* [Prompt] For each line in the data below that holds "list", return a copy.

* [Given data]
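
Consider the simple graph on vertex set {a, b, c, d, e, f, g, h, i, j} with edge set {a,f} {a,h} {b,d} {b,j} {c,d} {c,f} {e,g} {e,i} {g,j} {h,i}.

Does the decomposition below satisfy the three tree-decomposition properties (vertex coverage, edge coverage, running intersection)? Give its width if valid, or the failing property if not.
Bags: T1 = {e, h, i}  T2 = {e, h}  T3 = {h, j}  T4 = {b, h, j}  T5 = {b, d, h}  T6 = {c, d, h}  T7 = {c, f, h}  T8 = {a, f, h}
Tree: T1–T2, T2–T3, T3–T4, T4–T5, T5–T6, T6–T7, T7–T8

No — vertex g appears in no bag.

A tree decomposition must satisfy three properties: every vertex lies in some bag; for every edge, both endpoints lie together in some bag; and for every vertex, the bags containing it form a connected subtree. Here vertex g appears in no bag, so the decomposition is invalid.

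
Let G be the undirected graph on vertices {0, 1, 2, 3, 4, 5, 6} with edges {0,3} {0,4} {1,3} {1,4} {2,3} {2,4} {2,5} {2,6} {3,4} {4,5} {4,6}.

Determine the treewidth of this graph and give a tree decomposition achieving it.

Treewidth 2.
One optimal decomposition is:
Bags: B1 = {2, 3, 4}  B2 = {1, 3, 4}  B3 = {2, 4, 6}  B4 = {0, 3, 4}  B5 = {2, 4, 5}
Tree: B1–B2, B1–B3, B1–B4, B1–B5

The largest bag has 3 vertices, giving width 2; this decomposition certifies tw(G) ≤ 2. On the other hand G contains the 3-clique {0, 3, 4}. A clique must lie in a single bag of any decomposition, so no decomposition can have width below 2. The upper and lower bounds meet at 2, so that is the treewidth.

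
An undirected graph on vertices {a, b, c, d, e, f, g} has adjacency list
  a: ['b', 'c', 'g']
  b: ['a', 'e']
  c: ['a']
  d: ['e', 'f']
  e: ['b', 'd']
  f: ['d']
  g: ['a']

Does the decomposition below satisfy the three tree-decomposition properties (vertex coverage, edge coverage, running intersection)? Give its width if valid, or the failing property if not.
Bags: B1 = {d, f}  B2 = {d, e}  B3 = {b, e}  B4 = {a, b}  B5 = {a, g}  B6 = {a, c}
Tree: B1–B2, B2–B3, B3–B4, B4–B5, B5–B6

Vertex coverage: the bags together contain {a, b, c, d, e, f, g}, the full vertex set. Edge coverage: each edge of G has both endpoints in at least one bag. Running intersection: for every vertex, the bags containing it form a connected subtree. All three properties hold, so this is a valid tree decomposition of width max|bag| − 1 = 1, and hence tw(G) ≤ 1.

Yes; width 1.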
---
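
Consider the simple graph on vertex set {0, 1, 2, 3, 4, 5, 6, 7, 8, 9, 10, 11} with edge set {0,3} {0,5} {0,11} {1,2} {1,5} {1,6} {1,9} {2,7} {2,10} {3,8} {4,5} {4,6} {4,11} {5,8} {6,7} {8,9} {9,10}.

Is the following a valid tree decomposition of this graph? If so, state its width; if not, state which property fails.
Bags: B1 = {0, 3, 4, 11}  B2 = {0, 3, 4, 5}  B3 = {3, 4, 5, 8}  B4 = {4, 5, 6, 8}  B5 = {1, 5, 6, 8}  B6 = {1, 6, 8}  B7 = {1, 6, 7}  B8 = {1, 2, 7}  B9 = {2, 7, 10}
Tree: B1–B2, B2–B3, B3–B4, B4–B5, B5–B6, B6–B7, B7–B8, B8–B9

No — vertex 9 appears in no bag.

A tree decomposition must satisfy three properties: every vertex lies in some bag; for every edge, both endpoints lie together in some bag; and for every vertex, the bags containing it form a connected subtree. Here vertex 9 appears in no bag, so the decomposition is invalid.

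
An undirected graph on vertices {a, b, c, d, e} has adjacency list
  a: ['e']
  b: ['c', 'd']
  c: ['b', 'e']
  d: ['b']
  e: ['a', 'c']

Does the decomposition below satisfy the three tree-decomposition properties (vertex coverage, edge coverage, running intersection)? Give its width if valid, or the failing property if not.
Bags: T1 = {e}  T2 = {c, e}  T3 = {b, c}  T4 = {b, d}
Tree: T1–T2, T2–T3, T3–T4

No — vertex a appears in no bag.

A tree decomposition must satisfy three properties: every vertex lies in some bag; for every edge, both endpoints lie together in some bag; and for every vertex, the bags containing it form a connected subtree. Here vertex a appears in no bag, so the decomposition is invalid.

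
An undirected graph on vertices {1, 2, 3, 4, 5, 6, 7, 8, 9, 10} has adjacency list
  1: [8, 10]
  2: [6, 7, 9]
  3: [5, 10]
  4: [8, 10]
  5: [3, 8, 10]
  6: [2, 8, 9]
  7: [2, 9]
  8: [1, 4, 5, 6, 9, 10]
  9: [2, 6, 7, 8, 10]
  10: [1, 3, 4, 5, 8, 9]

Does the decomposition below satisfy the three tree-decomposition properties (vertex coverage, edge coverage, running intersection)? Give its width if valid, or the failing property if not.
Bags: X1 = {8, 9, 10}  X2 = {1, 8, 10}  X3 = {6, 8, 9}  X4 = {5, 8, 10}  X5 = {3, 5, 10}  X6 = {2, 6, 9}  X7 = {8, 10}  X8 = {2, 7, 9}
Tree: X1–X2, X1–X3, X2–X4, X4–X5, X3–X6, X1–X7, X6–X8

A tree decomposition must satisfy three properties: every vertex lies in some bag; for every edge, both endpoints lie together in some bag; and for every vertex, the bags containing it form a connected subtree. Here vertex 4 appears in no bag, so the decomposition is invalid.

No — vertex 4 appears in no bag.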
...
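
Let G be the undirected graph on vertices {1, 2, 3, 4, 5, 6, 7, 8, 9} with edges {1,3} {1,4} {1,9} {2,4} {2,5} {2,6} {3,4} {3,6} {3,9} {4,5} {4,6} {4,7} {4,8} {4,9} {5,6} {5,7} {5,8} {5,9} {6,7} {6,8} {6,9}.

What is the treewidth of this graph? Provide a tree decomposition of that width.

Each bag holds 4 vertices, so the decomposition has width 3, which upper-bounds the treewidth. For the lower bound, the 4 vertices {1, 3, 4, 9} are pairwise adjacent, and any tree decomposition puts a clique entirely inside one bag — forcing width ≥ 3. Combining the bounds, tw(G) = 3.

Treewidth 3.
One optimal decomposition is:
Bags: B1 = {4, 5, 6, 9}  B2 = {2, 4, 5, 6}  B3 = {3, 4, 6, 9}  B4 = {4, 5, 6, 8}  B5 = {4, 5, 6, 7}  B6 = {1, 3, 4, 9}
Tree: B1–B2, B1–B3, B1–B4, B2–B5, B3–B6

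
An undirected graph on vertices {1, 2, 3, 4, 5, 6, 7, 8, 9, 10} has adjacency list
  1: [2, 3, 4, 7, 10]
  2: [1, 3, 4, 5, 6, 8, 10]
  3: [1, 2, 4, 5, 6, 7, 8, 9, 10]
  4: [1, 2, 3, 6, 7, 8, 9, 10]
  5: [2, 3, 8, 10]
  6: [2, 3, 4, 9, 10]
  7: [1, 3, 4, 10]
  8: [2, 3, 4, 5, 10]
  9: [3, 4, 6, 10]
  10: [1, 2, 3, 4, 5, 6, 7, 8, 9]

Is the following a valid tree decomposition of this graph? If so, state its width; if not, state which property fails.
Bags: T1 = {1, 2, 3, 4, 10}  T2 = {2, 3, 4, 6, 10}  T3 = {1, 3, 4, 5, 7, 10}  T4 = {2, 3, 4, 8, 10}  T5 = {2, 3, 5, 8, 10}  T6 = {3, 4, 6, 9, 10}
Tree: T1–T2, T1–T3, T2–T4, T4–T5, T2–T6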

* [Final answer]
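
An undirected graph on vertices {a, b, c, d, e, f, g} has adjacency list
An undirected graph on vertices {a, b, c, d, e} has adjacency list
An undirected graph on vertices {1, 2, 3, 4, 5, 6, 7, 8, 9, 10} has adjacency list
An undirected graph on vertices {1, 2, 3, 4, 5, 6, 7, 8, 9, 10} has adjacency list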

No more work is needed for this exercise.